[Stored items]

------------

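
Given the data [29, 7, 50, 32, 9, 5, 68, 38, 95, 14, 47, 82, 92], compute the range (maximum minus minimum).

90

Step 1: Identify the maximum value: max = 95
Step 2: Identify the minimum value: min = 5
Step 3: Range = max - min = 95 - 5 = 90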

------------

-- WHAT YOU HAVE TO DO --
Reproduce each record exactly as it appears.

-- OUTPUT --
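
Given the data [29, 7, 50, 32, 9, 5, 68, 38, 95, 14, 47, 82, 92], compute the range (maximum minus minimum).

90

Step 1: Identify the maximum value: max = 95
Step 2: Identify the minimum value: min = 5
Step 3: Range = max - min = 95 - 5 = 90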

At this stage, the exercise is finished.